[[ PROVIDED RECORDS open ]]

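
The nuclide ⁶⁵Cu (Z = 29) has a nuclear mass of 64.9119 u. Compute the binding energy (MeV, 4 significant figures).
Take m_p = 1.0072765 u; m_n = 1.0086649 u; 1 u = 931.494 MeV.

Z = 29, so N = A − Z = 65 − 29 = 36.
Total constituent mass: 29 × 1.0072765 + 36 × 1.0086649 = 65.5229549 u
The mass defect is 65.5229549 − 64.9119 = 0.6110549 u.
Binding energy = Δm·c² = 0.6110549 × 931.494 MeV/u = 569.194 MeV

569.2 MeV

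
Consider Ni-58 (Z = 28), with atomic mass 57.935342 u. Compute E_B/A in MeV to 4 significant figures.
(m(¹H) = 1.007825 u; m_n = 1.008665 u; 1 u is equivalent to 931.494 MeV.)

8.732 MeV/nucleon

Z = 28, so N = A − Z = 58 − 28 = 30.
Σm = 28·m(¹H) + 30·m_n = 28.219100 + 30.259950 = 58.479050 u
The mass defect is 58.479050 − 57.935342 = 0.543708 u.
Binding energy = Δm·c² = 0.543708 × 931.494 MeV/u = 506.461 MeV
Per nucleon: 506.461 / 58 = 8.732 MeV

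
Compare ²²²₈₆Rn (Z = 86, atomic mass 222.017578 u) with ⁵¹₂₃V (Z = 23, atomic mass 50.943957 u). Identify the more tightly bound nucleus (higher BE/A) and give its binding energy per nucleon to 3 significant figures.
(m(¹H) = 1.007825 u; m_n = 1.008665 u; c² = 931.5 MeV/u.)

²²²₈₆Rn: Σm = 86(1.007825) + 136(1.008665) = 223.851390 u; Δm = 1.833812 u; E_B = 1708.2 MeV; E_B/A = 7.6946 MeV
⁵¹₂₃V: Σm = 23(1.007825) + 28(1.008665) = 51.422595 u; Δm = 0.478638 u; E_B = 445.85 MeV; E_B/A = 8.742 MeV
⁵¹₂₃V has the higher binding energy per nucleon, so it is the more tightly bound nucleus.

⁵¹₂₃V; 8.74 MeV/nucleon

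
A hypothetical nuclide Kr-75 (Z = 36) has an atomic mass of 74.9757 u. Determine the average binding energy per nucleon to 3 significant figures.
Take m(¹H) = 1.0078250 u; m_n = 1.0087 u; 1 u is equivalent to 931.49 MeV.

8.01 MeV/nucleon

Σm = 36·m(¹H) + 39·m_n = 36.2817000 + 39.3393 = 75.6210000 u
The mass defect is 75.6210000 − 74.9757 = 0.6453000 u.
Binding energy = Δm·c² = 0.6453000 × 931.49 MeV/u = 601.090 MeV
Per nucleon: 601.090 / 75 = 8.0145 MeV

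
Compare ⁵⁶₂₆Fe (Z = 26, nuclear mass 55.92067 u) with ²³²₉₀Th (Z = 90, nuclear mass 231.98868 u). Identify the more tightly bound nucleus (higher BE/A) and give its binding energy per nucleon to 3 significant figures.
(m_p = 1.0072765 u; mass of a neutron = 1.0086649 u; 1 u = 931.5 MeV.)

⁵⁶₂₆Fe: Σm = 26(1.0072765) + 30(1.0086649) = 56.4491360 u; Δm = 0.5284660 u; E_B = 492.266 MeV; E_B/A = 8.790 MeV
²³²₉₀Th: Σm = 90(1.0072765) + 142(1.0086649) = 233.8853008 u; Δm = 1.8966208 u; E_B = 1766.7 MeV; E_B/A = 7.615 MeV
⁵⁶₂₆Fe has the higher binding energy per nucleon, so it is the more tightly bound nucleus.

⁵⁶₂₆Fe; 8.79 MeV/nucleon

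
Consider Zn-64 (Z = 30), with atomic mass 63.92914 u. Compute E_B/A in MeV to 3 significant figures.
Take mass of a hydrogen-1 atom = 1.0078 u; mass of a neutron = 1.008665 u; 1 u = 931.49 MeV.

8.73 MeV/nucleon

With 30 protons and 34 neutrons (A = 64):
Total constituent mass: 30 × 1.0078 + 34 × 1.008665 = 64.528610 u
Δm = 64.528610 − 63.92914 = 0.599470 u
Binding energy = Δm·c² = 0.599470 × 931.49 MeV/u = 558.400 MeV
Dividing by A = 64 gives 8.725 MeV per nucleon.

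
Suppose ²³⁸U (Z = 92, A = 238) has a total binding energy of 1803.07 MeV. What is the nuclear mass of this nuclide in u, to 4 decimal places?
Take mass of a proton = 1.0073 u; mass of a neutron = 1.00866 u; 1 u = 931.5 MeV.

238.0003 u

Mass defect = 1803.07 MeV / (931.5 MeV/u) = 1.935663 u
Constituent mass = 92(1.0073) + 146(1.00866) = 239.93596 u
Nuclear mass = 239.93596 − 1.935663 = 238.000297 u ≈ 238.0003 u (to 4 decimal places)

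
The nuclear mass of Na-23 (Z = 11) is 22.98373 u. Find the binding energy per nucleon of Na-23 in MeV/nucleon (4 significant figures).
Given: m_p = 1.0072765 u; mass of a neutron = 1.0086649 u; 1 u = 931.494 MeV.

8.112 MeV/nucleon

Mass of separated nucleons = 11(1.0072765) + 12(1.0086649) = 11.0800415 + 12.1039788 = 23.1840203 u
Δm = 23.1840203 − 22.98373 = 0.2002903 u
Binding energy = Δm·c² = 0.2002903 × 931.494 MeV/u = 186.569 MeV
Dividing by A = 23 gives 8.112 MeV per nucleon.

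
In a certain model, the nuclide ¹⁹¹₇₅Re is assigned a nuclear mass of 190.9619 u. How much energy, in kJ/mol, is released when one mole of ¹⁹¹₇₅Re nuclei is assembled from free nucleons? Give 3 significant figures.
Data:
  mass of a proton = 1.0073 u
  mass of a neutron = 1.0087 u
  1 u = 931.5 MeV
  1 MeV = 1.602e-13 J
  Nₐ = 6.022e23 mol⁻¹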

[[ PROVIDED RECORDS closed ]]

DESCRIPTION OF THE TASK :: Your answer should be every line above that contains the word "atomic".

TASK OUTPUT ::
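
Consider Ni-58 (Z = 28), with atomic mass 57.935342 u. Compute E_B/A in MeV to 4 significant figures.
Compare ²²²₈₆Rn (Z = 86, atomic mass 222.017578 u) with ⁵¹₂₃V (Z = 23, atomic mass 50.943957 u). Identify the more tightly bound nucleus (higher BE/A) and give its binding energy per nucleon to 3 significant figures.
A hypothetical nuclide Kr-75 (Z = 36) has an atomic mass of 74.9757 u. Determine the average binding energy per nucleon to 3 significant figures.
Consider Zn-64 (Z = 30), with atomic mass 63.92914 u. Compute E_B/A in MeV to 3 significant figures.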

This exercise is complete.